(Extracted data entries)
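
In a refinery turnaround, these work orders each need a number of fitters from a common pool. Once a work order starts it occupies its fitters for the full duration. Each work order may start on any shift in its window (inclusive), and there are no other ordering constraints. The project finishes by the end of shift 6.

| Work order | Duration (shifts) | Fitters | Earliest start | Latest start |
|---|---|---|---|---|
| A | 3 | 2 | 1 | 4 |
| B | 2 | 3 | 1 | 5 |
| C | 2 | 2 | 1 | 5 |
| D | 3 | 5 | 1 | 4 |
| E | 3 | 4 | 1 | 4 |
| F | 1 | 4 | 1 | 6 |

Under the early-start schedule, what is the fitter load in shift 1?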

# Required work
Each line above is to be restated exactly as it stands.

# Response
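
In a refinery turnaround, these work orders each need a number of fitters from a common pool. Once a work order starts it occupies its fitters for the full duration. Each work order may start on any shift in its window (inclusive), and there are no other ordering constraints. The project finishes by the end of shift 6.

| Work order | Duration (shifts) | Fitters | Earliest start | Latest start |
|---|---|---|---|---|
| A | 3 | 2 | 1 | 4 |
| B | 2 | 3 | 1 | 5 |
| C | 2 | 2 | 1 | 5 |
| D | 3 | 5 | 1 | 4 |
| E | 3 | 4 | 1 | 4 |
| F | 1 | 4 | 1 | 6 |

Under the early-start schedule, what is the fitter load in shift 1?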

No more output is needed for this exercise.